=== Activity ===
Repeat the data exactly, with every line included.
-------- Supplied material --------
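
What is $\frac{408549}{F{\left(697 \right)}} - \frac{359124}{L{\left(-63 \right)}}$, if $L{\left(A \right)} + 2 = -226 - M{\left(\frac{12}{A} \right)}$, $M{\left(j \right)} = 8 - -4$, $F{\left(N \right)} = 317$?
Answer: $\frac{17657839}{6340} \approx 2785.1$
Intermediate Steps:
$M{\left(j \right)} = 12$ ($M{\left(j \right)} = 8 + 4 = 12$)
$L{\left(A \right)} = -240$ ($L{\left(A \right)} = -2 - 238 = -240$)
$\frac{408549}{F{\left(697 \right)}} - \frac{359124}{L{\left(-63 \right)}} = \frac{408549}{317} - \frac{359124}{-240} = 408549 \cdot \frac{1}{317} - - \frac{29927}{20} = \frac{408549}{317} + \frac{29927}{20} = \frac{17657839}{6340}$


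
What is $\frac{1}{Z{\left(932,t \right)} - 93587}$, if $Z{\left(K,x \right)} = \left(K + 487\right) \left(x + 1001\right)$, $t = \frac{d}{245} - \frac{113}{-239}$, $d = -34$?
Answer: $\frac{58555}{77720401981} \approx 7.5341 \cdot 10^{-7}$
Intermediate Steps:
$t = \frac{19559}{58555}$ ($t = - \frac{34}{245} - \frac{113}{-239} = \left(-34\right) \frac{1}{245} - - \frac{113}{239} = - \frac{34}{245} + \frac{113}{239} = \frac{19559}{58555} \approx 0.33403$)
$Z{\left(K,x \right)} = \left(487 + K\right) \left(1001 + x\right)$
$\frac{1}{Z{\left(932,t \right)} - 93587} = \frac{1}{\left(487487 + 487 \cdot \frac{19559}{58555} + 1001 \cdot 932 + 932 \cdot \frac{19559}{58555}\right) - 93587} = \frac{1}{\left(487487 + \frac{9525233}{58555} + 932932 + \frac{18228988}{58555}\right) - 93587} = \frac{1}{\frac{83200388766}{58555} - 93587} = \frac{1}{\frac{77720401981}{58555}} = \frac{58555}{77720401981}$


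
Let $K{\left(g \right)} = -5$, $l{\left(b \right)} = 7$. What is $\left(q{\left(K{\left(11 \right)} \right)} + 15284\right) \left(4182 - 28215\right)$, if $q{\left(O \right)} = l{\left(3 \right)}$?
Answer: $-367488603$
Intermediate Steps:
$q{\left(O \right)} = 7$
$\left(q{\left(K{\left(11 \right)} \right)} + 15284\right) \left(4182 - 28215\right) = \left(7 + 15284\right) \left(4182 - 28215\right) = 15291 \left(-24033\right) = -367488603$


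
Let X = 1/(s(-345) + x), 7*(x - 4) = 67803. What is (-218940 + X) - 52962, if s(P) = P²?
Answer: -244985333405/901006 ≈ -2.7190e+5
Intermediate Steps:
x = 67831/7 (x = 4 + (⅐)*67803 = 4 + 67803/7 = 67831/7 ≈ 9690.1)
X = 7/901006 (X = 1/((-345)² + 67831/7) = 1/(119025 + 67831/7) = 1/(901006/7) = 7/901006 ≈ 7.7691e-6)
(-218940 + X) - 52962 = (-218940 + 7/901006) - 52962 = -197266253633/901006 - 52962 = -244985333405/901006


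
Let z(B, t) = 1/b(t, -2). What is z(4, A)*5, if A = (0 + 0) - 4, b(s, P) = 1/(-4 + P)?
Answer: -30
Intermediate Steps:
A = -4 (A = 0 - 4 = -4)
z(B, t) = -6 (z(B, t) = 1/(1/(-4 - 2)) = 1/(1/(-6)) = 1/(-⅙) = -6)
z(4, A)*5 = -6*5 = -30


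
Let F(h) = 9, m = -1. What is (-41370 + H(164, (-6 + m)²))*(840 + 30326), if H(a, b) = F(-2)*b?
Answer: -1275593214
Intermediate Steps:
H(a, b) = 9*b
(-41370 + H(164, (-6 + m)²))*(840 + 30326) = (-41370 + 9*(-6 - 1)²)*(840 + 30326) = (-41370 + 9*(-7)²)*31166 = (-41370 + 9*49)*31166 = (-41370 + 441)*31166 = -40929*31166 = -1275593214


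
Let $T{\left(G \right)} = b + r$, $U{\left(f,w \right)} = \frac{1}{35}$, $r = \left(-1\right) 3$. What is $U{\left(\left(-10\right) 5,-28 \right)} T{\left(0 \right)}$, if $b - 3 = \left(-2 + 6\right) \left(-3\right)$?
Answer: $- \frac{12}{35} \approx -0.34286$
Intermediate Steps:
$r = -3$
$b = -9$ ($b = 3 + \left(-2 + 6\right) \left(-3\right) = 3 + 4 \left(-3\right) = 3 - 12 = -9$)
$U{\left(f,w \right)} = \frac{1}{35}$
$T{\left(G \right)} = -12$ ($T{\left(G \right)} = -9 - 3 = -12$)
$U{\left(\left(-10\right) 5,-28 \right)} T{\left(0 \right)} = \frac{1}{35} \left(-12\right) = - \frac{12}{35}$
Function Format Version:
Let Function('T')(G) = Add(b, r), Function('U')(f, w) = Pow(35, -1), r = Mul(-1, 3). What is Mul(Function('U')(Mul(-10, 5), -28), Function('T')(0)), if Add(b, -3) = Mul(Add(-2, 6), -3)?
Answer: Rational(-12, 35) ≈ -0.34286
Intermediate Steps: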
--------
=== Output of the task ===
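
What is $\frac{408549}{F{\left(697 \right)}} - \frac{359124}{L{\left(-63 \right)}}$, if $L{\left(A \right)} + 2 = -226 - M{\left(\frac{12}{A} \right)}$, $M{\left(j \right)} = 8 - -4$, $F{\left(N \right)} = 317$?
Answer: $\frac{17657839}{6340} \approx 2785.1$
Intermediate Steps:
$M{\left(j \right)} = 12$ ($M{\left(j \right)} = 8 + 4 = 12$)
$L{\left(A \right)} = -240$ ($L{\left(A \right)} = -2 - 238 = -240$)
$\frac{408549}{F{\left(697 \right)}} - \frac{359124}{L{\left(-63 \right)}} = \frac{408549}{317} - \frac{359124}{-240} = 408549 \cdot \frac{1}{317} - - \frac{29927}{20} = \frac{408549}{317} + \frac{29927}{20} = \frac{17657839}{6340}$


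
What is $\frac{1}{Z{\left(932,t \right)} - 93587}$, if $Z{\left(K,x \right)} = \left(K + 487\right) \left(x + 1001\right)$, $t = \frac{d}{245} - \frac{113}{-239}$, $d = -34$?
Answer: $\frac{58555}{77720401981} \approx 7.5341 \cdot 10^{-7}$
Intermediate Steps:
$t = \frac{19559}{58555}$ ($t = - \frac{34}{245} - \frac{113}{-239} = \left(-34\right) \frac{1}{245} - - \frac{113}{239} = - \frac{34}{245} + \frac{113}{239} = \frac{19559}{58555} \approx 0.33403$)
$Z{\left(K,x \right)} = \left(487 + K\right) \left(1001 + x\right)$
$\frac{1}{Z{\left(932,t \right)} - 93587} = \frac{1}{\left(487487 + 487 \cdot \frac{19559}{58555} + 1001 \cdot 932 + 932 \cdot \frac{19559}{58555}\right) - 93587} = \frac{1}{\left(487487 + \frac{9525233}{58555} + 932932 + \frac{18228988}{58555}\right) - 93587} = \frac{1}{\frac{83200388766}{58555} - 93587} = \frac{1}{\frac{77720401981}{58555}} = \frac{58555}{77720401981}$


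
Let $K{\left(g \right)} = -5$, $l{\left(b \right)} = 7$. What is $\left(q{\left(K{\left(11 \right)} \right)} + 15284\right) \left(4182 - 28215\right)$, if $q{\left(O \right)} = l{\left(3 \right)}$?
Answer: $-367488603$
Intermediate Steps:
$q{\left(O \right)} = 7$
$\left(q{\left(K{\left(11 \right)} \right)} + 15284\right) \left(4182 - 28215\right) = \left(7 + 15284\right) \left(4182 - 28215\right) = 15291 \left(-24033\right) = -367488603$


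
Let X = 1/(s(-345) + x), 7*(x - 4) = 67803. What is (-218940 + X) - 52962, if s(P) = P²?
Answer: -244985333405/901006 ≈ -2.7190e+5
Intermediate Steps:
x = 67831/7 (x = 4 + (⅐)*67803 = 4 + 67803/7 = 67831/7 ≈ 9690.1)
X = 7/901006 (X = 1/((-345)² + 67831/7) = 1/(119025 + 67831/7) = 1/(901006/7) = 7/901006 ≈ 7.7691e-6)
(-218940 + X) - 52962 = (-218940 + 7/901006) - 52962 = -197266253633/901006 - 52962 = -244985333405/901006


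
Let z(B, t) = 1/b(t, -2). What is z(4, A)*5, if A = (0 + 0) - 4, b(s, P) = 1/(-4 + P)?
Answer: -30
Intermediate Steps:
A = -4 (A = 0 - 4 = -4)
z(B, t) = -6 (z(B, t) = 1/(1/(-4 - 2)) = 1/(1/(-6)) = 1/(-⅙) = -6)
z(4, A)*5 = -6*5 = -30


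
Let F(h) = 9, m = -1. What is (-41370 + H(164, (-6 + m)²))*(840 + 30326), if H(a, b) = F(-2)*b?
Answer: -1275593214
Intermediate Steps:
H(a, b) = 9*b
(-41370 + H(164, (-6 + m)²))*(840 + 30326) = (-41370 + 9*(-6 - 1)²)*(840 + 30326) = (-41370 + 9*(-7)²)*31166 = (-41370 + 9*49)*31166 = (-41370 + 441)*31166 = -40929*31166 = -1275593214


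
Let $T{\left(G \right)} = b + r$, $U{\left(f,w \right)} = \frac{1}{35}$, $r = \left(-1\right) 3$. What is $U{\left(\left(-10\right) 5,-28 \right)} T{\left(0 \right)}$, if $b - 3 = \left(-2 + 6\right) \left(-3\right)$?
Answer: $- \frac{12}{35} \approx -0.34286$
Intermediate Steps:
$r = -3$
$b = -9$ ($b = 3 + \left(-2 + 6\right) \left(-3\right) = 3 + 4 \left(-3\right) = 3 - 12 = -9$)
$U{\left(f,w \right)} = \frac{1}{35}$
$T{\left(G \right)} = -12$ ($T{\left(G \right)} = -9 - 3 = -12$)
$U{\left(\left(-10\right) 5,-28 \right)} T{\left(0 \right)} = \frac{1}{35} \left(-12\right) = - \frac{12}{35}$
Function Format Version:
Let Function('T')(G) = Add(b, r), Function('U')(f, w) = Pow(35, -1), r = Mul(-1, 3). What is Mul(Function('U')(Mul(-10, 5), -28), Function('T')(0)), if Add(b, -3) = Mul(Add(-2, 6), -3)?
Answer: Rational(-12, 35) ≈ -0.34286
Intermediate Steps: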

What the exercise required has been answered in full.